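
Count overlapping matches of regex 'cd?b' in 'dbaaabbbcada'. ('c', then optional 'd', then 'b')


Pattern: cd?b means 'c', then optional 'd', then 'b'.
Scanning 'dbaaabbbcada' position-by-position:
  Pos 0: window 'dba' -> no
  Pos 1: window 'baa' -> no
  Pos 2: window 'aaa' -> no
  Pos 3: window 'aab' -> no
  Pos 4: window 'abb' -> no
  Pos 5: window 'bbb' -> no
  Pos 6: window 'bbc' -> no
  Pos 7: window 'bca' -> no
  Pos 8: window 'cad' -> no
  Pos 9: window 'ada' -> no
  Pos 10: window 'da' -> no
  Pos 11: window 'a' -> no
Total matches: 0

0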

*PROBLEM DESCRIPTION*: Nothing above should be left out. Print all the records exactly.

*RESULT OF THE TASK*:
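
Count overlapping matches of regex 'cd?b' in 'dbaaabbbcada'. ('c', then optional 'd', then 'b')


Pattern: cd?b means 'c', then optional 'd', then 'b'.
Scanning 'dbaaabbbcada' position-by-position:
  Pos 0: window 'dba' -> no
  Pos 1: window 'baa' -> no
  Pos 2: window 'aaa' -> no
  Pos 3: window 'aab' -> no
  Pos 4: window 'abb' -> no
  Pos 5: window 'bbb' -> no
  Pos 6: window 'bbc' -> no
  Pos 7: window 'bca' -> no
  Pos 8: window 'cad' -> no
  Pos 9: window 'ada' -> no
  Pos 10: window 'da' -> no
  Pos 11: window 'a' -> no
Total matches: 0

0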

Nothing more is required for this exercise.